-------- INPUT DATA

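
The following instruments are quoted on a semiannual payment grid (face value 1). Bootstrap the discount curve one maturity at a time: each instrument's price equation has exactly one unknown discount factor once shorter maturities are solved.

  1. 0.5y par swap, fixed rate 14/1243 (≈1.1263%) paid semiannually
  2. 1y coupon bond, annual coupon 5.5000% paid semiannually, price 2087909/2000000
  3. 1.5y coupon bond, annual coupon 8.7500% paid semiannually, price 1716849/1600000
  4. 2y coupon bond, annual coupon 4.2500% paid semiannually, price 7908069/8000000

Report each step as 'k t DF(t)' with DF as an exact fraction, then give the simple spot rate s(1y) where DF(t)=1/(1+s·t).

1 1/2 1243/1250
2 1 4947/5000
3 3/2 9449/10000
4 2 907/1000
s(1y) = (1/(4947/5000) − 1)/(1) = 53/4947 ≈ 1.0714%

step 1 [0.5y] swap r/2=7/1243: DF=(1 − 7/1243·(0))/(1+7/1243) = 1243/1250 ≈ 0.994400
step 2 [1y] bond c/2=11/400: DF=(2087909/2000000 − 11/400·(0.994400))/(1+11/400) = 4947/5000 ≈ 0.989400
step 3 [1.5y] bond c/2=7/160: DF=(1716849/1600000 − 7/160·(0.994400+0.989400))/(1+7/160) = 9449/10000 ≈ 0.944900
step 4 [2y] bond c/2=17/800: DF=(7908069/8000000 − 17/800·(0.994400+0.989400+0.944900))/(1+17/800) = 907/1000 ≈ 0.907000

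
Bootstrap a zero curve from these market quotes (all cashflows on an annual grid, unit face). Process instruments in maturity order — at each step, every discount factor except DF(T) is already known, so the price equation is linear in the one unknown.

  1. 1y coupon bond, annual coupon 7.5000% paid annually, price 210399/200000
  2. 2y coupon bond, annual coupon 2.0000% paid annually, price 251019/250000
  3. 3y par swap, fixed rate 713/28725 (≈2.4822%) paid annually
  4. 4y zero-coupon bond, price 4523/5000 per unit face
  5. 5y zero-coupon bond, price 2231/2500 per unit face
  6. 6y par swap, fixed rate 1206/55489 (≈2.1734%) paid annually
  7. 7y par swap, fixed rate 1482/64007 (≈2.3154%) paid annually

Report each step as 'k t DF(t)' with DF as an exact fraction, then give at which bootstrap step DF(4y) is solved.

1 1 4893/5000
2 2 2413/2500
3 3 9287/10000
4 4 4523/5000
5 5 2231/2500
6 6 4397/5000
7 7 4259/5000
DF(4y) is solved at step 4

step 1 [1y] bond c/1=3/40: DF=(210399/200000 − 3/40·(0))/(1+3/40) = 4893/5000 ≈ 0.978600
step 2 [2y] bond c/1=1/50: DF=(251019/250000 − 1/50·(0.978600))/(1+1/50) = 2413/2500 ≈ 0.965200
step 3 [3y] swap r/1=713/28725: DF=(1 − 713/28725·(0.978600+0.965200))/(1+713/28725) = 9287/10000 ≈ 0.928700
step 4 [4y] zero: DF = P = 4523/5000 ≈ 0.904600
step 5 [5y] zero: DF = P = 2231/2500 ≈ 0.892400
step 6 [6y] swap r/1=1206/55489: DF=(1 − 1206/55489·(0.978600+0.965200+0.928700+0.904600+0.892400))/(1+1206/55489) = 4397/5000 ≈ 0.879400
step 7 [7y] swap r/1=1482/64007: DF=(1 − 1482/64007·(0.978600+0.965200+0.928700+0.904600+0.892400+0.879400))/(1+1482/64007) = 4259/5000 ≈ 0.851800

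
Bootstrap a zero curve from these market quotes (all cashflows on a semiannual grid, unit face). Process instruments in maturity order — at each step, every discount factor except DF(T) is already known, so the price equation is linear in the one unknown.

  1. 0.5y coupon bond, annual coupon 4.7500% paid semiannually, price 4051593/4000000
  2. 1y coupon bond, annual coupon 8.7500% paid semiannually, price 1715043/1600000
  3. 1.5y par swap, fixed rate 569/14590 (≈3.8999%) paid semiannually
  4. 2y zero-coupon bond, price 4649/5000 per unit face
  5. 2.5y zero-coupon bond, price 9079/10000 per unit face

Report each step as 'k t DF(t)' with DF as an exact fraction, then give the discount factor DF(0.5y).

step 1 [0.5y] bond c/2=19/800: DF=(4051593/4000000 − 19/800·(0))/(1+19/800) = 4947/5000 ≈ 0.989400
step 2 [1y] bond c/2=7/160: DF=(1715043/1600000 − 7/160·(0.989400))/(1+7/160) = 1971/2000 ≈ 0.985500
step 3 [1.5y] swap r/2=569/29180: DF=(1 − 569/29180·(0.989400+0.985500))/(1+569/29180) = 9431/10000 ≈ 0.943100
step 4 [2y] zero: DF = P = 4649/5000 ≈ 0.929800
step 5 [2.5y] zero: DF = P = 9079/10000 ≈ 0.907900

1 1/2 4947/5000
2 1 1971/2000
3 3/2 9431/10000
4 2 4649/5000
5 5/2 9079/10000
DF(0.5y) = 4947/5000 ≈ 0.989400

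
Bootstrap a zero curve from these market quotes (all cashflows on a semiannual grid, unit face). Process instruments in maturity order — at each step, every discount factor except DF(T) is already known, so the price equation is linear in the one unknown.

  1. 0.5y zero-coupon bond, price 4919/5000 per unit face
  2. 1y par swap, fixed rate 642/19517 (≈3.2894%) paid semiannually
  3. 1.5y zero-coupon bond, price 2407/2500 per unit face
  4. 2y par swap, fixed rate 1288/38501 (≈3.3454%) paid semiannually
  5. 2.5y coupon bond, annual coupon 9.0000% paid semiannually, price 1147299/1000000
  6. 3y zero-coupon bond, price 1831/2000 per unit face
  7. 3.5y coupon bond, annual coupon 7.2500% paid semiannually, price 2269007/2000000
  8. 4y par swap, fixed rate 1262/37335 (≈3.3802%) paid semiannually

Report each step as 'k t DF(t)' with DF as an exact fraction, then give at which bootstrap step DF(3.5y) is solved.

step 1 [0.5y] zero: DF = P = 4919/5000 ≈ 0.983800
step 2 [1y] swap r/2=321/19517: DF=(1 − 321/19517·(0.983800))/(1+321/19517) = 9679/10000 ≈ 0.967900
step 3 [1.5y] zero: DF = P = 2407/2500 ≈ 0.962800
step 4 [2y] swap r/2=644/38501: DF=(1 − 644/38501·(0.983800+0.967900+0.962800))/(1+644/38501) = 2339/2500 ≈ 0.935600
step 5 [2.5y] bond c/2=9/200: DF=(1147299/1000000 − 9/200·(0.983800+0.967900+0.962800+0.935600))/(1+9/200) = 9321/10000 ≈ 0.932100
step 6 [3y] zero: DF = P = 1831/2000 ≈ 0.915500
step 7 [3.5y] bond c/2=29/800: DF=(2269007/2000000 − 29/800·(0.983800+0.967900+0.962800+0.935600+0.932100+0.915500))/(1+29/800) = 1791/2000 ≈ 0.895500
step 8 [4y] swap r/2=631/37335: DF=(1 − 631/37335·(0.983800+0.967900+0.962800+0.935600+0.932100+0.915500+0.895500))/(1+631/37335) = 4369/5000 ≈ 0.873800

1 1/2 4919/5000
2 1 9679/10000
3 3/2 2407/2500
4 2 2339/2500
5 5/2 9321/10000
6 3 1831/2000
7 7/2 1791/2000
8 4 4369/5000
DF(3.5y) is solved at step 7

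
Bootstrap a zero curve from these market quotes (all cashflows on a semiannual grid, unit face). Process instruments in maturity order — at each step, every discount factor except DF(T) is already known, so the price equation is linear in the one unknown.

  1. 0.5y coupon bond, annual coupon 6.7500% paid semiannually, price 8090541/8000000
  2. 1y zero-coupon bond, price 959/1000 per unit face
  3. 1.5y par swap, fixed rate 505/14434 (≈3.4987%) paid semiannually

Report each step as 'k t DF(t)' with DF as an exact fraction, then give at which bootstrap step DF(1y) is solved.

1 1/2 9783/10000
2 1 959/1000
3 3/2 1899/2000
DF(1y) is solved at step 2

step 1 [0.5y] bond c/2=27/800: DF=(8090541/8000000 − 27/800·(0))/(1+27/800) = 9783/10000 ≈ 0.978300
step 2 [1y] zero: DF = P = 959/1000 ≈ 0.959000
step 3 [1.5y] swap r/2=505/28868: DF=(1 − 505/28868·(0.978300+0.959000))/(1+505/28868) = 1899/2000 ≈ 0.949500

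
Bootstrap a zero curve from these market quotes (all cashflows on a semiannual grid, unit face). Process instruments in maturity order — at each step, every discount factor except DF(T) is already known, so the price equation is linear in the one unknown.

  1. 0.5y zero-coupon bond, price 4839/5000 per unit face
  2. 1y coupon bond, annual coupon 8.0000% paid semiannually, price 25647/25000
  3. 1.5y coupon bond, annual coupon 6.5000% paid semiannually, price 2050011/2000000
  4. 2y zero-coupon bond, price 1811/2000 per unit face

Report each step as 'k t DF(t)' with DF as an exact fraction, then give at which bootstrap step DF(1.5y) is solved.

step 1 [0.5y] zero: DF = P = 4839/5000 ≈ 0.967800
step 2 [1y] bond c/2=1/25: DF=(25647/25000 − 1/25·(0.967800))/(1+1/25) = 2373/2500 ≈ 0.949200
step 3 [1.5y] bond c/2=13/400: DF=(2050011/2000000 − 13/400·(0.967800+0.949200))/(1+13/400) = 2331/2500 ≈ 0.932400
step 4 [2y] zero: DF = P = 1811/2000 ≈ 0.905500

1 1/2 4839/5000
2 1 2373/2500
3 3/2 2331/2500
4 2 1811/2000
DF(1.5y) is solved at step 3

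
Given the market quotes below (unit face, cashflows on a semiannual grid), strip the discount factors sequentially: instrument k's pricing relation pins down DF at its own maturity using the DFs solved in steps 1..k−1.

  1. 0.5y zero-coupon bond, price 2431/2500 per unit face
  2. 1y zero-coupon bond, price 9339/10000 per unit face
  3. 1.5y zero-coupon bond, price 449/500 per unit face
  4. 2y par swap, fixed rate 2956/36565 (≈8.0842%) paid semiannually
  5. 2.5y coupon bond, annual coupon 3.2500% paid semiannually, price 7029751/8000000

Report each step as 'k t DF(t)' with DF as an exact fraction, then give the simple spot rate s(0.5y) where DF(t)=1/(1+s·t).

step 1 [0.5y] zero: DF = P = 2431/2500 ≈ 0.972400
step 2 [1y] zero: DF = P = 9339/10000 ≈ 0.933900
step 3 [1.5y] zero: DF = P = 449/500 ≈ 0.898000
step 4 [2y] swap r/2=1478/36565: DF=(1 − 1478/36565·(0.972400+0.933900+0.898000))/(1+1478/36565) = 4261/5000 ≈ 0.852200
step 5 [2.5y] bond c/2=13/800: DF=(7029751/8000000 − 13/800·(0.972400+0.933900+0.898000+0.852200))/(1+13/800) = 4031/5000 ≈ 0.806200

1 1/2 2431/2500
2 1 9339/10000
3 3/2 449/500
4 2 4261/5000
5 5/2 4031/5000
s(0.5y) = (1/(2431/2500) − 1)/(1/2) = 138/2431 ≈ 5.6767%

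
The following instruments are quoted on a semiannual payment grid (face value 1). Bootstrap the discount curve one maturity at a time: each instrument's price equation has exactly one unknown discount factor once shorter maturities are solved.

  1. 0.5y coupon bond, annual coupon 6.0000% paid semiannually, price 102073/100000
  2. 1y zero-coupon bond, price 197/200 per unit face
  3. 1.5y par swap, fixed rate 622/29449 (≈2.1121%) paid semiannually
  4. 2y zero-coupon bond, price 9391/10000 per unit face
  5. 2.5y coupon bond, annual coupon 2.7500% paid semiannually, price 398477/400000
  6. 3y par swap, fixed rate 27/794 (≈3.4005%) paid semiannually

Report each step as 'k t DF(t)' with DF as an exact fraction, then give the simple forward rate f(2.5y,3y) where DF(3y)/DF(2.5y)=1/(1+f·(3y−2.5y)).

step 1 [0.5y] bond c/2=3/100: DF=(102073/100000 − 3/100·(0))/(1+3/100) = 991/1000 ≈ 0.991000
step 2 [1y] zero: DF = P = 197/200 ≈ 0.985000
step 3 [1.5y] swap r/2=311/29449: DF=(1 − 311/29449·(0.991000+0.985000))/(1+311/29449) = 9689/10000 ≈ 0.968900
step 4 [2y] zero: DF = P = 9391/10000 ≈ 0.939100
step 5 [2.5y] bond c/2=11/800: DF=(398477/400000 − 11/800·(0.991000+0.985000+0.968900+0.939100))/(1+11/800) = 93/100 ≈ 0.930000
step 6 [3y] swap r/2=27/1588: DF=(1 − 27/1588·(0.991000+0.985000+0.968900+0.939100+0.930000))/(1+27/1588) = 2257/2500 ≈ 0.902800

1 1/2 991/1000
2 1 197/200
3 3/2 9689/10000
4 2 9391/10000
5 5/2 93/100
6 3 2257/2500
f(2.5y,3y) = ((93/100)/(2257/2500) − 1)/(1/2) = 136/2257 ≈ 6.0257%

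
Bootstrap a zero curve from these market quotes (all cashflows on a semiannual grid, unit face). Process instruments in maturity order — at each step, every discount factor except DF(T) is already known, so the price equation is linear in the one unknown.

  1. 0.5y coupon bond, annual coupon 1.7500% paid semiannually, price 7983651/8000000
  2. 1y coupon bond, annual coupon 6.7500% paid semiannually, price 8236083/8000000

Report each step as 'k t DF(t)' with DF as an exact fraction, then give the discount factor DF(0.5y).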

----------------

ACTION ITEM.
Only the line that contains "1. 0.5y coupon bond, annual coupon 1.7500%" and the lines after it, through the end of the data above, are to be repeated exactly.

TASK OUTPUT.
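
  1. 0.5y coupon bond, annual coupon 1.7500% paid semiannually, price 7983651/8000000
  2. 1y coupon bond, annual coupon 6.7500% paid semiannually, price 8236083/8000000

Report each step as 'k t DF(t)' with DF as an exact fraction, then give the discount factor DF(0.5y).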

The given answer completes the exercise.